WHAT TO PRODUCE → Lines from the one containing "Consider the following" through the end of the entries below: set them down exactly, both ends included, with nothing added.
Start of DATASET ENTRIES
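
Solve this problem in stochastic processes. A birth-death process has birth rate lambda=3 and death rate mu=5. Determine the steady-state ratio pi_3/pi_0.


For birth-death process, pi_n/pi_0 = (lambda/mu)^n
= (3/5)^3
= 0.2160

0.2160


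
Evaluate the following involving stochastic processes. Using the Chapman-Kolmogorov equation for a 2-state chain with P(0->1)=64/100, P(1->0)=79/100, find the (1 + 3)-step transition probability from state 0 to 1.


P^4 = P^1 * P^3
Computing via matrix multiplication of the transition matrix.
Entry (0,1) of P^4 = 0.4323

0.4323


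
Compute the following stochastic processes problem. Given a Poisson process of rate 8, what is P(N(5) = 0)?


P(N(t)=k) = (lambda*t)^k * exp(-lambda*t) / k!
lambda*t = 40
= 40^0 * exp(-40) / 0!
= 1 * 4.2484e-18 / 1
= 4.2484e-18

4.2484e-18


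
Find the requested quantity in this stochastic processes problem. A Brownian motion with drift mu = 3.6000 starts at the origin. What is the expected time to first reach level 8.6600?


Expected first passage time = a/mu
= 8.6600/3.6000
= 2.4056

2.4056


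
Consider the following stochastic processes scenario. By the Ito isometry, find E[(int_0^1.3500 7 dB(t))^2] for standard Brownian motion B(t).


By Ito isometry: E[(int f dB)^2] = int f^2 dt
= 7^2 * 1.3500
= 49 * 1.3500 = 66.1500

66.1500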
End of DATASET ENTRIES
OUTPUT BELOW →
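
Consider the following stochastic processes scenario. By the Ito isometry, find E[(int_0^1.3500 7 dB(t))^2] for standard Brownian motion B(t).


By Ito isometry: E[(int f dB)^2] = int f^2 dt
= 7^2 * 1.3500
= 49 * 1.3500 = 66.1500

66.1500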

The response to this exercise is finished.